Start of GIVEN ENTRIES
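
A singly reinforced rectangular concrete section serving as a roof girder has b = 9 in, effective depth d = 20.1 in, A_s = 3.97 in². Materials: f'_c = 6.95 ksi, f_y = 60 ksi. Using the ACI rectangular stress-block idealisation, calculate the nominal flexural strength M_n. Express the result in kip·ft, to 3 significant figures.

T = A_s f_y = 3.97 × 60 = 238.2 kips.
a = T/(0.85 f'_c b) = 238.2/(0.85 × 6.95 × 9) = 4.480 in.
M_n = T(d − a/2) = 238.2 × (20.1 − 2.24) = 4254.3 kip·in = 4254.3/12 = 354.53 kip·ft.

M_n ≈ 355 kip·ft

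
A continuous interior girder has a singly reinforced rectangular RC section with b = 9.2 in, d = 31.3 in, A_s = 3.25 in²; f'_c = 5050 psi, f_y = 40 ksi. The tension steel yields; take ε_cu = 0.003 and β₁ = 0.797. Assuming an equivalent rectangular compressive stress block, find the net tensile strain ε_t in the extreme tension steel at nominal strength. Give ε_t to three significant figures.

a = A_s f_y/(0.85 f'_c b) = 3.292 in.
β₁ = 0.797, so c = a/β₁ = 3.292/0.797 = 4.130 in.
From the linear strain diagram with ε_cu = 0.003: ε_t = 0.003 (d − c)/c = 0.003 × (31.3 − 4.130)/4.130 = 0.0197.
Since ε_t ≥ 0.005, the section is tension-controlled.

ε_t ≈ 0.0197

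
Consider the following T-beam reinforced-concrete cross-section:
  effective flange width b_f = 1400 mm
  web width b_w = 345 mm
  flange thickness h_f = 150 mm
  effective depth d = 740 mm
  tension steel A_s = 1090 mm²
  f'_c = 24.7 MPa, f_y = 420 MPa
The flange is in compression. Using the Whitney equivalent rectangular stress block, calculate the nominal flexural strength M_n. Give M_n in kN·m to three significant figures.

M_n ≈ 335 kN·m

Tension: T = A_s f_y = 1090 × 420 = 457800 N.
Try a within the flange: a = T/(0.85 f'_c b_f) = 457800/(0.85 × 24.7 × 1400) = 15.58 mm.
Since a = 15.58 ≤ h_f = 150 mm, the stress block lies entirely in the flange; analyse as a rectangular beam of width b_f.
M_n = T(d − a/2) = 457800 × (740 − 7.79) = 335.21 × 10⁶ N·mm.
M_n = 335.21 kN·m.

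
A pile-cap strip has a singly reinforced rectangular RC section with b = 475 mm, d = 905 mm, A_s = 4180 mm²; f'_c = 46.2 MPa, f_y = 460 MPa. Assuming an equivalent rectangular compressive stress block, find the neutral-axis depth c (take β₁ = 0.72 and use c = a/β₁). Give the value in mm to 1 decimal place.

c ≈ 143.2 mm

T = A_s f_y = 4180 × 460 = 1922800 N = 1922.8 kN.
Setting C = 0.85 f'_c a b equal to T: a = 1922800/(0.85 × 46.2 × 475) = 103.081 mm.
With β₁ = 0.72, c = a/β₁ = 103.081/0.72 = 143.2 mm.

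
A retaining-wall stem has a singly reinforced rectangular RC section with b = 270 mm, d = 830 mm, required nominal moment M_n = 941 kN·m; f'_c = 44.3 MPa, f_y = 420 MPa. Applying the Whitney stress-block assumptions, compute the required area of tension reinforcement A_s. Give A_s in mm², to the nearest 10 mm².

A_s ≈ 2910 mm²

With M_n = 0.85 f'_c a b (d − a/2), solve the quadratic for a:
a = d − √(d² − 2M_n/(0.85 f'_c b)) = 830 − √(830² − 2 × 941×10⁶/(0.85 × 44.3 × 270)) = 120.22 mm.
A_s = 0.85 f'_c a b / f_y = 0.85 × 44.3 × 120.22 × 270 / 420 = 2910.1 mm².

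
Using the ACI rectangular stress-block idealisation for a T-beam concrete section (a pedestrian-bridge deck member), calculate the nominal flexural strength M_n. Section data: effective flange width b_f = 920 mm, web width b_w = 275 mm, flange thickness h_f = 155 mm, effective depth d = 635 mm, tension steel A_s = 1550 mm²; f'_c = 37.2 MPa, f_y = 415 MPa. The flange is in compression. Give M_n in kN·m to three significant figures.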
End of GIVEN ENTRIES
[WHAT YOU WILL DO] State how many lines of the listing hold the string "thickness", and add nothing else.

[SOLUTION TO THIS EXERCISE] 2